Dataset content section start

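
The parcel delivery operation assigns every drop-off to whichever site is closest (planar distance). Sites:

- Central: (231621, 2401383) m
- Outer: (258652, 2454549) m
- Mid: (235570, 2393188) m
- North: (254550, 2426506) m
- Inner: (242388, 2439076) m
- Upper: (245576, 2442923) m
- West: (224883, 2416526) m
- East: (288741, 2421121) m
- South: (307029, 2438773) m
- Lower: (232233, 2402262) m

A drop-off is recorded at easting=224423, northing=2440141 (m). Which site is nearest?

Inner

Squared distances to each site:
Central: 1553993768.000; Outer: 1379214905.000; Mid: 2328839818.000; North: 1093549354.000; Inner: 323875450.000; Upper: 455188933.000; West: 557879825.000; East: 4498565524.000; South: 6825622660.000; Lower: 1495814741.000.
Minimum at Inner.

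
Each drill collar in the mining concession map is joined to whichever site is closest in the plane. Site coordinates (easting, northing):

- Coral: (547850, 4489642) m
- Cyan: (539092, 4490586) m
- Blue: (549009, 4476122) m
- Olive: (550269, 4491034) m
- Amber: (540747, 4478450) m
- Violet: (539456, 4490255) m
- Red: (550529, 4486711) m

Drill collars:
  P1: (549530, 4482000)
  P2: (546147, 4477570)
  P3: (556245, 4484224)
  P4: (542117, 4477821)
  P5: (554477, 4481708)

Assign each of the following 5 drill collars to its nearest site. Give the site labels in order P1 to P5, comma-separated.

P1 → Red (d²=23191522.00)
P2 → Blue (d²=10287748.00)
P3 → Red (d²=38857825.00)
P4 → Amber (d²=2272541.00)
P5 → Red (d²=40616713.00)

Red, Blue, Red, Amber, Red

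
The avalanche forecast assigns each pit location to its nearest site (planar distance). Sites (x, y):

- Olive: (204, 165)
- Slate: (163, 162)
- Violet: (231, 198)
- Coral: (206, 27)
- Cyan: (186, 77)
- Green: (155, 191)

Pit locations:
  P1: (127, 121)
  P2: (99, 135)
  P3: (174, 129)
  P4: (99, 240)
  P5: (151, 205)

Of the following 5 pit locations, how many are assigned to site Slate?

P1 → Slate
P2 → Slate
P3 → Slate
P4 → Green
P5 → Green
3 of the 5 go to Slate.

3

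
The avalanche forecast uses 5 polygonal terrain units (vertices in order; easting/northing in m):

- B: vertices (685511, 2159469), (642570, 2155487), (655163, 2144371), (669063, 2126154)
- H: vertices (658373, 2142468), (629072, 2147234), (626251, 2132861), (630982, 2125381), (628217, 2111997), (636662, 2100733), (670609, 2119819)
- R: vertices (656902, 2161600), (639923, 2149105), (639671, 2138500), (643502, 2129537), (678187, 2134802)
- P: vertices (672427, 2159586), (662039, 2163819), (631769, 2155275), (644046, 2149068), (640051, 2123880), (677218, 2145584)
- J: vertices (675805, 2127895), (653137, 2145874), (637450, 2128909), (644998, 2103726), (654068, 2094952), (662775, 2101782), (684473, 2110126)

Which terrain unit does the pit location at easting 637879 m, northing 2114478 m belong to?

H

Cast a ray rightward from (637879, 2114478). For each polygon, the edges (by vertex number in listed order) whose endpoints lie on opposite sides of northing = 2114478, where each meets that height, and whether that is right or left of the point:
B: no edge straddles that height → 0 crossings.
H: 4–5 at easting≈628729.5 (left), 6–7 at easting≈661109.3 (right) → 1 crossing.
R: no edge straddles that height → 0 crossings.
P: no edge straddles that height → 0 crossings.
J: 3–4 at easting≈641775.3 (right), 7–1 at easting≈682350.0 (right) → 2 crossings.
Only H has an odd count, so the point is inside H.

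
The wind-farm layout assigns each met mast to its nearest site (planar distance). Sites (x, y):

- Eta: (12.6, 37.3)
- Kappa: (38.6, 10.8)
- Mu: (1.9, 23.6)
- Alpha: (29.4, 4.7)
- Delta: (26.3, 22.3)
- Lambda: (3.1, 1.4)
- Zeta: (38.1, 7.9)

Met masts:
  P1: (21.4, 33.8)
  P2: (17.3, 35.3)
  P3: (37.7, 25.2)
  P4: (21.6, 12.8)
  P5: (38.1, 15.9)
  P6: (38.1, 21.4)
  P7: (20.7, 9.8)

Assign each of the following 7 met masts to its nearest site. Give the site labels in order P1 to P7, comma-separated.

P1 → Eta (d²=89.69)
P2 → Eta (d²=26.09)
P3 → Delta (d²=138.37)
P4 → Delta (d²=112.34)
P5 → Kappa (d²=26.26)
P6 → Kappa (d²=112.61)
P7 → Alpha (d²=101.70)

Eta, Eta, Delta, Delta, Kappa, Kappa, Alpha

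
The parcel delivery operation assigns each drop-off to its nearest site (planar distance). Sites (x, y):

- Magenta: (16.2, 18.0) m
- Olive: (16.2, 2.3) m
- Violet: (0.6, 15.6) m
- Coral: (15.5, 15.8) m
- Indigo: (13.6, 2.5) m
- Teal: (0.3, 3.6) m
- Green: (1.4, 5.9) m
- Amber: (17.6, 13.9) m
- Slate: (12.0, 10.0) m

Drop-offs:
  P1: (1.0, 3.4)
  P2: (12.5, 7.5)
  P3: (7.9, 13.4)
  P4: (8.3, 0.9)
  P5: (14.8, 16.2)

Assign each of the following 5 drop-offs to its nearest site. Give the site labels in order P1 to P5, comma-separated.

Teal, Slate, Slate, Indigo, Coral

P1 → Teal (d²=0.53)
P2 → Slate (d²=6.50)
P3 → Slate (d²=28.37)
P4 → Indigo (d²=30.65)
P5 → Coral (d²=0.65)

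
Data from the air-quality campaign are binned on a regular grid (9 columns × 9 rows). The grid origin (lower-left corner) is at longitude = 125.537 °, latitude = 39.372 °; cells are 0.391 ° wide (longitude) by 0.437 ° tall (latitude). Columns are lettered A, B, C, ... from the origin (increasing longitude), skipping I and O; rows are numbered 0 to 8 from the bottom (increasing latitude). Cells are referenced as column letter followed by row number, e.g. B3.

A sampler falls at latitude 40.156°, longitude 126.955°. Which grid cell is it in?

D1

Column index: ⌊(126.955 − 125.537) / 0.391⌋ = ⌊3.627⌋ = 3 → column D
Row offset from origin: ⌊(40.156 − 39.372) / 0.437⌋ = ⌊1.794⌋ = 1 → row 1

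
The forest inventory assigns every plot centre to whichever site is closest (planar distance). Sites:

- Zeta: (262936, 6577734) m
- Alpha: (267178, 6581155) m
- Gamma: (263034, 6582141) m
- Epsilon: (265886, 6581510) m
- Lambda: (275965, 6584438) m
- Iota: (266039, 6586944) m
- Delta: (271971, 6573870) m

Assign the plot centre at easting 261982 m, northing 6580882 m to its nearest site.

Gamma

Squared distances to each site:
Zeta: 10820020.000; Alpha: 27072945.000; Gamma: 2691785.000; Epsilon: 15635600.000; Lambda: 208169425.000; Iota: 53207093.000; Delta: 148948265.000.
Minimum at Gamma.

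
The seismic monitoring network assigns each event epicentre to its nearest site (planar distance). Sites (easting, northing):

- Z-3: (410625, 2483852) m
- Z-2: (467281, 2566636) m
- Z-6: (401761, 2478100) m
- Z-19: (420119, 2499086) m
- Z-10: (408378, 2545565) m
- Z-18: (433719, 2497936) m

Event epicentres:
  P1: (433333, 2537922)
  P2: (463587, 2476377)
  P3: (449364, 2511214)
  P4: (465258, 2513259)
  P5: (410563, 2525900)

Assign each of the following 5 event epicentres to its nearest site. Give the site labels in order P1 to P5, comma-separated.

Z-10, Z-18, Z-18, Z-18, Z-10

P1 → Z-10 (d²=681167474.00)
P2 → Z-18 (d²=1356887905.00)
P3 → Z-18 (d²=421071309.00)
P4 → Z-18 (d²=1229502850.00)
P5 → Z-10 (d²=391486450.00)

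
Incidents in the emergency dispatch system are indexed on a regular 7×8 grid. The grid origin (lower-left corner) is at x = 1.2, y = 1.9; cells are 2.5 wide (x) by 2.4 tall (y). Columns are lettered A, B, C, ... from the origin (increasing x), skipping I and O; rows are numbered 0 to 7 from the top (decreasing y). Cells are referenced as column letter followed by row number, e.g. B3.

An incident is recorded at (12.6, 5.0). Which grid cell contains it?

Column index: ⌊(12.6 − 1.2) / 2.5⌋ = ⌊4.560⌋ = 4 → column E
Row offset from origin: ⌊(5.0 − 1.9) / 2.4⌋ = ⌊1.292⌋ = 1 → row 6 (counted from top)

E6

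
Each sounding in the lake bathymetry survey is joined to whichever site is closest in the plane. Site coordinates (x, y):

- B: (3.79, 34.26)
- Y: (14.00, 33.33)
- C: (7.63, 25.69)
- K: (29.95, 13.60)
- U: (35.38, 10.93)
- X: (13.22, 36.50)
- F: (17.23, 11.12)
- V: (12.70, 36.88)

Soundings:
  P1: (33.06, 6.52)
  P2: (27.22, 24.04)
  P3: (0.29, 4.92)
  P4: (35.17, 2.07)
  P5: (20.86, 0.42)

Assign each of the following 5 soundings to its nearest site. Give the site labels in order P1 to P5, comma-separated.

P1 → U (d²=24.83)
P2 → K (d²=116.45)
P3 → F (d²=325.40)
P4 → U (d²=78.54)
P5 → F (d²=127.67)

U, K, F, U, F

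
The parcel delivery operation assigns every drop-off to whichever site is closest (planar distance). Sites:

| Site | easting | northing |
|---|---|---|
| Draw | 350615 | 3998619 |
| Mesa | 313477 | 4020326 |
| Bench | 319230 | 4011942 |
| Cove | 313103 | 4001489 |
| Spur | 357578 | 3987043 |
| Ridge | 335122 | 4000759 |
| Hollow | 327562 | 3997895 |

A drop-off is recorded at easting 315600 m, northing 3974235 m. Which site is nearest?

Squared distances to each site:
Draw: 1820629681.000; Mesa: 2128887410.000; Bench: 1434994749.000; Cove: 749015525.000; Spur: 1926197348.000; Ridge: 1084631060.000; Hollow: 702885044.000.
Minimum at Hollow.

Hollow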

Dataset content section end

What you have to do: What you retype should run from the first line of the entries above through the line containing "- North: (254550, 2426506) m", exactly and in full.

Solution for this problem:
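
The parcel delivery operation assigns every drop-off to whichever site is closest (planar distance). Sites:

- Central: (231621, 2401383) m
- Outer: (258652, 2454549) m
- Mid: (235570, 2393188) m
- North: (254550, 2426506) m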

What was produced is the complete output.